- Opening Delimiter -

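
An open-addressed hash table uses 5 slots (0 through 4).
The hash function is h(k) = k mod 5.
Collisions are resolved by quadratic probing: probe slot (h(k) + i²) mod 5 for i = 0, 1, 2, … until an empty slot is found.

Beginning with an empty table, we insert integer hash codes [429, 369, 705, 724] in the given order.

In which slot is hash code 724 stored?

3

429: h=4 → slot 4
369: h=4, probe 4,0 → slot 0
705: h=0, probe 0,1 → slot 1
724: h=4, probe 4,0,3 → slot 3
Table: [369, 705, _, 724, 429]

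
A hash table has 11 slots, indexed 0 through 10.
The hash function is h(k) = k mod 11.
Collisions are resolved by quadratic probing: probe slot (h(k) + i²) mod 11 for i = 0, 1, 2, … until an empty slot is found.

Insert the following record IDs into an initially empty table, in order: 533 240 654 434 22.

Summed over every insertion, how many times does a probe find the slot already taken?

Insert 533: h=5, slot 5 empty => index 5.
Insert 240: h=9, slot 9 empty => index 9.
Insert 654: h=5, slot 5 occupied => index 6.
Insert 434: h=5, slots 5,6,9 occupied => index 3.
Insert 22: h=0, slot 0 empty => index 0.
Table: [22, ., ., 434, ., 533, 654, ., ., 240, .]

4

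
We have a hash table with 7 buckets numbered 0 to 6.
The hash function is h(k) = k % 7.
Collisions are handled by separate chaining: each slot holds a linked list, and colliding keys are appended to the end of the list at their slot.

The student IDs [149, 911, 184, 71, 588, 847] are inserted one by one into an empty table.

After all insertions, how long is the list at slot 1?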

- Closing Delimiter -

### TASK BRIEF
If a line in the records holds the string "quadratic", copy it.

### FINAL ANSWER
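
Collisions are resolved by quadratic probing: probe slot (h(k) + i²) mod 5 for i = 0, 1, 2, … until an empty slot is found.
Collisions are resolved by quadratic probing: probe slot (h(k) + i²) mod 11 for i = 0, 1, 2, … until an empty slot is found.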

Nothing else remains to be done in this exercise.